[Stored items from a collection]
=-=-=-=-=
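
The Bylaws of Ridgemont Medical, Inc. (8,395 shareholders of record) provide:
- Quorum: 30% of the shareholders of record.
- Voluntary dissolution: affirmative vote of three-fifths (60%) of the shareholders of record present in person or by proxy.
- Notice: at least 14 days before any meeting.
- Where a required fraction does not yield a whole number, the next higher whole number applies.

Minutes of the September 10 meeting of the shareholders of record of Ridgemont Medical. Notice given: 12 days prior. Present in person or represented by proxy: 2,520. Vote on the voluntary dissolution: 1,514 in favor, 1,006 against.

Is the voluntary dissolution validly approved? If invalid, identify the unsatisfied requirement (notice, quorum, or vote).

Notice: 12 days given; 14 required. Not satisfied.
Quorum: 30% of 8,395 = 2,518.50, rounded up to 2,519; 2,520 present. Satisfied.
Vote: requires three-fifths of those present (2,520); 3/5 of 2520 = 1512, so 1,512 needed; 1,514 in favor. Satisfied.

Invalid — notice requirement not satisfied.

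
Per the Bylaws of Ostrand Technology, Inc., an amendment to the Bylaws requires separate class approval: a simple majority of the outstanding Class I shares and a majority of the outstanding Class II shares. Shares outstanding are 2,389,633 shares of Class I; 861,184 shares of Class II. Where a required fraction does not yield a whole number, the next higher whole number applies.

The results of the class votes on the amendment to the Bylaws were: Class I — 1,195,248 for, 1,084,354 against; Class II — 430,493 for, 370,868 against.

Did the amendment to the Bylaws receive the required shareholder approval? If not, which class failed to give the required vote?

Not approved — the Class II shares did not give the required vote.

Class I: a majority of 2389633 is 1194817; 1,194,817 required, 1,195,248 in favor — approved.
Class II: a majority of 861184 is 430593; 430,593 required, 430,493 in favor — not approved.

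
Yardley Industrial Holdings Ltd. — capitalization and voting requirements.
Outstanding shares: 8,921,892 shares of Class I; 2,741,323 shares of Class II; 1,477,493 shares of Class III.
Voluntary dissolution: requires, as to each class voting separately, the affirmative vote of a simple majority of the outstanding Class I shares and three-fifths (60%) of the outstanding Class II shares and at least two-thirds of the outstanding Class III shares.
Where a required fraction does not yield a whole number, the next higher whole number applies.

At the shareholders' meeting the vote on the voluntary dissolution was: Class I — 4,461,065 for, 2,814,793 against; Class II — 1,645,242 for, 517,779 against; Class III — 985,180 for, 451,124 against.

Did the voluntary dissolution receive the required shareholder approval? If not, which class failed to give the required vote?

Approved — every class gave the required vote.

Class I: a majority of 8921892 is 4460947; 4,460,947 required, 4,461,065 in favor — approved.
Class II: 3/5 of 2741323 = 1644793.80, rounded up to 1644794; 1,644,794 required, 1,645,242 in favor — approved.
Class III: 2/3 of 1477493 = 984995.33, rounded up to 984996; 984,996 required, 985,180 in favor — approved.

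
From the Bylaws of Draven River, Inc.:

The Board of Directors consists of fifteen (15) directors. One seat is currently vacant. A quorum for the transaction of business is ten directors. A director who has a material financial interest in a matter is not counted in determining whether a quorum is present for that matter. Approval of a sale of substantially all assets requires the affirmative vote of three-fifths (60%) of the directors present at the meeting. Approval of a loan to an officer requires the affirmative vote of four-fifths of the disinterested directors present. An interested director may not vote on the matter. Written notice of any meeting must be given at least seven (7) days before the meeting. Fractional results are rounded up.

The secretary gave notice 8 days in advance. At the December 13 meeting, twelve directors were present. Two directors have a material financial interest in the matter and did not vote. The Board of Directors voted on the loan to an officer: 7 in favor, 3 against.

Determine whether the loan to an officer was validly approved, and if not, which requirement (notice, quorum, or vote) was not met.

Notice: 8 days given; 7 required (8 ≥ 7). Satisfied.
Quorum: 12 present, but the 2 interested directors do not count, leaving 10. Quorum is 10. Satisfied.
Vote: the loan to an officer requires four-fifths of the disinterested directors present (12 − 2 = 10). 4/5 of 10 = 8, so 8 affirmative votes are needed; 7 voted in favor. Not satisfied.

Invalid — vote requirement not satisfied.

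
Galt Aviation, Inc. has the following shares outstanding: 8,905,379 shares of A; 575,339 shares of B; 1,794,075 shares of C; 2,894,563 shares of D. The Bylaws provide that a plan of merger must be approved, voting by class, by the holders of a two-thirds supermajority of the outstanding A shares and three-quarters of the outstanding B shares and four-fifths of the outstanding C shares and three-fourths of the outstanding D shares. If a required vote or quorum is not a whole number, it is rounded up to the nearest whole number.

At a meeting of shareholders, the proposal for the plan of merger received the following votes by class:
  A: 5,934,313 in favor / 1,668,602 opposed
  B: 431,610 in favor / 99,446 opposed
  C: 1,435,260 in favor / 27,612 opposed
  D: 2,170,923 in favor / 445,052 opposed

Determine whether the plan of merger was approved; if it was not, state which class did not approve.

Not approved — the A shares did not give the required vote.

A: 2/3 of 8905379 = 5936919.33, rounded up to 5936920; 5,936,920 required, 5,934,313 in favor — not approved.
B: 3/4 of 575339 = 431504.25, rounded up to 431505; 431,505 required, 431,610 in favor — approved.
C: 4/5 of 1794075 = 1435260; 1,435,260 required, 1,435,260 in favor — approved.
D: 3/4 of 2894563 = 2170922.25, rounded up to 2170923; 2,170,923 required, 2,170,923 in favor — approved.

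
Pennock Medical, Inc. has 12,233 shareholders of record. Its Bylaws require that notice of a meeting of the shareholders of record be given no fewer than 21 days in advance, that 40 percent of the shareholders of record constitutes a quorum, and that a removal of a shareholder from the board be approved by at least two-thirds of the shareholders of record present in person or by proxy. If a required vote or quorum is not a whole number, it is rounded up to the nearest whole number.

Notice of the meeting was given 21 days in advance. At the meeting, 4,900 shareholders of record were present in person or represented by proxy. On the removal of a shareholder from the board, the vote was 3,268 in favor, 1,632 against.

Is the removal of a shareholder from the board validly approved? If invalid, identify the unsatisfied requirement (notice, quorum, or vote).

Notice: 21 days given; 21 required. Satisfied.
Quorum: 40% of 12,233 = 4,893.20, rounded up to 4,894; 4,900 present. Satisfied.
Vote: requires two-thirds of those present (4,900); 2/3 of 4900 = 3266.67, rounded up to 3267, so 3,267 needed; 3,268 in favor. Satisfied.

Valid — all requirements satisfied.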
=-=-=-=-=
- [What the task requires]: Transcribe the records in full, so that each line reads exactly as before.

- [Output of the exercise]:
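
The Bylaws of Ridgemont Medical, Inc. (8,395 shareholders of record) provide:
- Quorum: 30% of the shareholders of record.
- Voluntary dissolution: affirmative vote of three-fifths (60%) of the shareholders of record present in person or by proxy.
- Notice: at least 14 days before any meeting.
- Where a required fraction does not yield a whole number, the next higher whole number applies.

Minutes of the September 10 meeting of the shareholders of record of Ridgemont Medical. Notice given: 12 days prior. Present in person or represented by proxy: 2,520. Vote on the voluntary dissolution: 1,514 in favor, 1,006 against.

Is the voluntary dissolution validly approved? If invalid, identify the unsatisfied requirement (notice, quorum, or vote).

Notice: 12 days given; 14 required. Not satisfied.
Quorum: 30% of 8,395 = 2,518.50, rounded up to 2,519; 2,520 present. Satisfied.
Vote: requires three-fifths of those present (2,520); 3/5 of 2520 = 1512, so 1,512 needed; 1,514 in favor. Satisfied.

Invalid — notice requirement not satisfied.

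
Per the Bylaws of Ostrand Technology, Inc., an amendment to the Bylaws requires separate class approval: a simple majority of the outstanding Class I shares and a majority of the outstanding Class II shares. Shares outstanding are 2,389,633 shares of Class I; 861,184 shares of Class II. Where a required fraction does not yield a whole number, the next higher whole number applies.

The results of the class votes on the amendment to the Bylaws were: Class I — 1,195,248 for, 1,084,354 against; Class II — 430,493 for, 370,868 against.

Did the amendment to the Bylaws receive the required shareholder approval? If not, which class failed to give the required vote?

Not approved — the Class II shares did not give the required vote.

Class I: a majority of 2389633 is 1194817; 1,194,817 required, 1,195,248 in favor — approved.
Class II: a majority of 861184 is 430593; 430,593 required, 430,493 in favor — not approved.

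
Yardley Industrial Holdings Ltd. — capitalization and voting requirements.
Outstanding shares: 8,921,892 shares of Class I; 2,741,323 shares of Class II; 1,477,493 shares of Class III.
Voluntary dissolution: requires, as to each class voting separately, the affirmative vote of a simple majority of the outstanding Class I shares and three-fifths (60%) of the outstanding Class II shares and at least two-thirds of the outstanding Class III shares.
Where a required fraction does not yield a whole number, the next higher whole number applies.

At the shareholders' meeting the vote on the voluntary dissolution was: Class I — 4,461,065 for, 2,814,793 against; Class II — 1,645,242 for, 517,779 against; Class III — 985,180 for, 451,124 against.

Did the voluntary dissolution receive the required shareholder approval? If not, which class failed to give the required vote?

Approved — every class gave the required vote.

Class I: a majority of 8921892 is 4460947; 4,460,947 required, 4,461,065 in favor — approved.
Class II: 3/5 of 2741323 = 1644793.80, rounded up to 1644794; 1,644,794 required, 1,645,242 in favor — approved.
Class III: 2/3 of 1477493 = 984995.33, rounded up to 984996; 984,996 required, 985,180 in favor — approved.

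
From the Bylaws of Draven River, Inc.:

The Board of Directors consists of fifteen (15) directors. One seat is currently vacant. A quorum for the transaction of business is ten directors. A director who has a material financial interest in a matter is not counted in determining whether a quorum is present for that matter. Approval of a sale of substantially all assets requires the affirmative vote of three-fifths (60%) of the directors present at the meeting. Approval of a loan to an officer requires the affirmative vote of four-fifths of the disinterested directors present. An interested director may not vote on the matter. Written notice of any meeting must be given at least seven (7) days before the meeting. Fractional results are rounded up.

The secretary gave notice 8 days in advance. At the December 13 meeting, twelve directors were present. Two directors have a material financial interest in the matter and did not vote. The Board of Directors voted on the loan to an officer: 7 in favor, 3 against.

Determine whether the loan to an officer was validly approved, and if not, which requirement (notice, quorum, or vote) was not met.

Notice: 8 days given; 7 required (8 ≥ 7). Satisfied.
Quorum: 12 present, but the 2 interested directors do not count, leaving 10. Quorum is 10. Satisfied.
Vote: the loan to an officer requires four-fifths of the disinterested directors present (12 − 2 = 10). 4/5 of 10 = 8, so 8 affirmative votes are needed; 7 voted in favor. Not satisfied.

Invalid — vote requirement not satisfied.

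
Galt Aviation, Inc. has the following shares outstanding: 8,905,379 shares of A; 575,339 shares of B; 1,794,075 shares of C; 2,894,563 shares of D. The Bylaws provide that a plan of merger must be approved, voting by class, by the holders of a two-thirds supermajority of the outstanding A shares and three-quarters of the outstanding B shares and four-fifths of the outstanding C shares and three-fourths of the outstanding D shares. If a required vote or quorum is not a whole number, it is rounded up to the nearest whole number.

At a meeting of shareholders, the proposal for the plan of merger received the following votes by class:
  A: 5,934,313 in favor / 1,668,602 opposed
  B: 431,610 in favor / 99,446 opposed
  C: 1,435,260 in favor / 27,612 opposed
  D: 2,170,923 in favor / 445,052 opposed

Determine whether the plan of merger was approved; if it was not, state which class did not approve.

Not approved — the A shares did not give the required vote.

A: 2/3 of 8905379 = 5936919.33, rounded up to 5936920; 5,936,920 required, 5,934,313 in favor — not approved.
B: 3/4 of 575339 = 431504.25, rounded up to 431505; 431,505 required, 431,610 in favor — approved.
C: 4/5 of 1794075 = 1435260; 1,435,260 required, 1,435,260 in favor — approved.
D: 3/4 of 2894563 = 2170922.25, rounded up to 2170923; 2,170,923 required, 2,170,923 in favor — approved.

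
Pennock Medical, Inc. has 12,233 shareholders of record. Its Bylaws require that notice of a meeting of the shareholders of record be given no fewer than 21 days in advance, that 40 percent of the shareholders of record constitutes a quorum, and that a removal of a shareholder from the board be approved by at least two-thirds of the shareholders of record present in person or by proxy. If a required vote or quorum is not a whole number, it is rounded up to the nearest whole number.

Notice of the meeting was given 21 days in advance. At the meeting, 4,900 shareholders of record were present in person or represented by proxy. On the removal of a shareholder from the board, the vote was 3,268 in favor, 1,632 against.

Is the removal of a shareholder from the board validly approved? If invalid, identify the unsatisfied requirement (notice, quorum, or vote).

Notice: 21 days given; 21 required. Satisfied.
Quorum: 40% of 12,233 = 4,893.20, rounded up to 4,894; 4,900 present. Satisfied.
Vote: requires two-thirds of those present (4,900); 2/3 of 4900 = 3266.67, rounded up to 3267, so 3,267 needed; 3,268 in favor. Satisfied.

Valid — all requirements satisfied.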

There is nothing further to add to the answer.